- **Stored data**:
·····

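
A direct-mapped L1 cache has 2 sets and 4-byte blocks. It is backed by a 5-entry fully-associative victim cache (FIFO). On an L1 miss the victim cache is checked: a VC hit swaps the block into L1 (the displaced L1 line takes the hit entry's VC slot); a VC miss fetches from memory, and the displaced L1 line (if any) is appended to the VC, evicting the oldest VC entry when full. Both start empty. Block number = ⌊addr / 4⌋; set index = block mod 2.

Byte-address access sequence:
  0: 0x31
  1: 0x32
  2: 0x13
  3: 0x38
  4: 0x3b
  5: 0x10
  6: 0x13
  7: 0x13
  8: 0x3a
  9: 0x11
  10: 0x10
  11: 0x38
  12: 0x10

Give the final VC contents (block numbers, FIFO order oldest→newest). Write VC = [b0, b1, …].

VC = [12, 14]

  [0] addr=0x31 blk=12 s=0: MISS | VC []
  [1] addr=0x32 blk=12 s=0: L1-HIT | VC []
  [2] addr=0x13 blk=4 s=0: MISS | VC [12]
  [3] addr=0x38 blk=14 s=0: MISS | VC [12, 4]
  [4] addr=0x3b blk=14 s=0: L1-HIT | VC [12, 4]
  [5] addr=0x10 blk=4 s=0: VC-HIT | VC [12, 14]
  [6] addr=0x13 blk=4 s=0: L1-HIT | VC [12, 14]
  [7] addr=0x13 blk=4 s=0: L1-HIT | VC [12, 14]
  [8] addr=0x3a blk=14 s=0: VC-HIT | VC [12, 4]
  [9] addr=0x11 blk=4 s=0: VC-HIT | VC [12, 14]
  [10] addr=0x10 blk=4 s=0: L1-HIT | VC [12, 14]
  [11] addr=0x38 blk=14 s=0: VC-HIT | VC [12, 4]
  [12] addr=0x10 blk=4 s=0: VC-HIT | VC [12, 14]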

·····

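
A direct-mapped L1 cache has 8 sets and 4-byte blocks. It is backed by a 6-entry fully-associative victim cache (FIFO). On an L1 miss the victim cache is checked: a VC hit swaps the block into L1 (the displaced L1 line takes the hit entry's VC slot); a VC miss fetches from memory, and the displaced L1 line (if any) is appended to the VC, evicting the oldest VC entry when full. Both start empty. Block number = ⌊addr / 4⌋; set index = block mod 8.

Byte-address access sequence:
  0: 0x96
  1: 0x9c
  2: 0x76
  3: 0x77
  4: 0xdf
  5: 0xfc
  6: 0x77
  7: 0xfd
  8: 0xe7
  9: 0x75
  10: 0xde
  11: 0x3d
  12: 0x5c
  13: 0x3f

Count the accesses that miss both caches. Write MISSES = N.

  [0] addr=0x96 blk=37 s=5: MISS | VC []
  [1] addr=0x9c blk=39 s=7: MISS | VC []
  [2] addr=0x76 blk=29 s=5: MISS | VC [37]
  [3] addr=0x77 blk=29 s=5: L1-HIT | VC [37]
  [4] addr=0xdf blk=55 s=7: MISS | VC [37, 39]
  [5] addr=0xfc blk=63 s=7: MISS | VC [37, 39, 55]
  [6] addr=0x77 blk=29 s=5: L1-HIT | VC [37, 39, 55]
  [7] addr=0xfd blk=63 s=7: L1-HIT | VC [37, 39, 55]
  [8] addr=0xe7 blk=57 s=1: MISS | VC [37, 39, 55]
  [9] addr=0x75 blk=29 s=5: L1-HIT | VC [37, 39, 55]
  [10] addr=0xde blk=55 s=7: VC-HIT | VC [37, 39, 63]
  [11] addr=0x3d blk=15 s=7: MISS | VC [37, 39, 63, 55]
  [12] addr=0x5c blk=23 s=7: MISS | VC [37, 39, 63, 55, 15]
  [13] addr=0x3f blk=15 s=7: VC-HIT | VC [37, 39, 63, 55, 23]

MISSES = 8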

·····

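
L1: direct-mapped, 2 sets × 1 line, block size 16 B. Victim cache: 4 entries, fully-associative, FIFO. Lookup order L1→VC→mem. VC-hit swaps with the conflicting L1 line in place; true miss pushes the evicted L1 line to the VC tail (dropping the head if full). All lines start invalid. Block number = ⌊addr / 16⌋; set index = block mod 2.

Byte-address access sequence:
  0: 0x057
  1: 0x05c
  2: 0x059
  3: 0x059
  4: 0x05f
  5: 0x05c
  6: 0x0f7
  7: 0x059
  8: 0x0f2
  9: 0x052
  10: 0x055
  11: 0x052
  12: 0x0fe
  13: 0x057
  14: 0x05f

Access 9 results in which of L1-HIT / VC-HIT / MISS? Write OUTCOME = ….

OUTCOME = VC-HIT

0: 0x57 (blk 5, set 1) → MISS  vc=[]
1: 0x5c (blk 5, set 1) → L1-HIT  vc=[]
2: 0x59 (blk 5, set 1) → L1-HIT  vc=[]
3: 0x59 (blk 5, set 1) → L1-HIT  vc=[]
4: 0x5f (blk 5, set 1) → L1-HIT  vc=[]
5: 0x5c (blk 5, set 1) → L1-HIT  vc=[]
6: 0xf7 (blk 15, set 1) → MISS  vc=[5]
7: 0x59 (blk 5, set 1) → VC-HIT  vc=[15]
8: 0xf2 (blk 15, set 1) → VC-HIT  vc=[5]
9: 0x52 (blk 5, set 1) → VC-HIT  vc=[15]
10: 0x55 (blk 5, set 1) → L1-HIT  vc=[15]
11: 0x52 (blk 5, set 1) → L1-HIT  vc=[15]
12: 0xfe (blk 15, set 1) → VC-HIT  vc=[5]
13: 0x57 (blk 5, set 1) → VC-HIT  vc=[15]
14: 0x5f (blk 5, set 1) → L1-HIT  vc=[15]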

·····

- **EXERCISE**: For the word "direct", how many lines in the records above contain it? Answer with the number and nothing else.

- **RESULT OF THIS TASK**: 3